● **What is being asked**
Return the records exactly, with nothing added.

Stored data
++++++++++

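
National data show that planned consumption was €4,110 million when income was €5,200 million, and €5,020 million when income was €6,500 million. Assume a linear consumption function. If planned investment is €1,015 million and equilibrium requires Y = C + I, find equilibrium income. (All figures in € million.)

Y = 4950

MPC = (5020 − 4110)/(6500 − 5200) = 910/1300 = 0.7
a = 4110 − 0.7(5200) = 470
Equilibrium: Y = 470 + 0.7Y + 1015
0.3Y = 1485, so Y = 1485/0.3 = 4950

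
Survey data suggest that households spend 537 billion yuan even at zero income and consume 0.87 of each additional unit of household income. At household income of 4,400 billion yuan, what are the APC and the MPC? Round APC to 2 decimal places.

MPC = 0.87 (the slope of the consumption function)
C = 537 + 0.87(4400) = 4365, so APC = 4365/4400 = 0.99

APC = 0.99; MPC = 0.87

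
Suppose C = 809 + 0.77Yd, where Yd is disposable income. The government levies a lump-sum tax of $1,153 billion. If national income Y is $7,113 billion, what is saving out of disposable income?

Yd = Y − T = 7113 − 1153 = 5960
C = 809 + 0.77(5960) = 809 + 4589.2 = 5398.2
S = Yd − C = 5960 − 5398.2 = 561.8

S = 561.8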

++++++++++

● **Your response**
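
National data show that planned consumption was €4,110 million when income was €5,200 million, and €5,020 million when income was €6,500 million. Assume a linear consumption function. If planned investment is €1,015 million and equilibrium requires Y = C + I, find equilibrium income. (All figures in € million.)

Y = 4950

MPC = (5020 − 4110)/(6500 − 5200) = 910/1300 = 0.7
a = 4110 − 0.7(5200) = 470
Equilibrium: Y = 470 + 0.7Y + 1015
0.3Y = 1485, so Y = 1485/0.3 = 4950

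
Survey data suggest that households spend 537 billion yuan even at zero income and consume 0.87 of each additional unit of household income. At household income of 4,400 billion yuan, what are the APC and the MPC? Round APC to 2 decimal places.

MPC = 0.87 (the slope of the consumption function)
C = 537 + 0.87(4400) = 4365, so APC = 4365/4400 = 0.99

APC = 0.99; MPC = 0.87

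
Suppose C = 809 + 0.77Yd, where Yd is disposable income. The government levies a lump-sum tax of $1,153 billion. If national income Y is $7,113 billion, what is saving out of disposable income?

Yd = Y − T = 7113 − 1153 = 5960
C = 809 + 0.77(5960) = 809 + 4589.2 = 5398.2
S = Yd − C = 5960 − 5398.2 = 561.8

S = 561.8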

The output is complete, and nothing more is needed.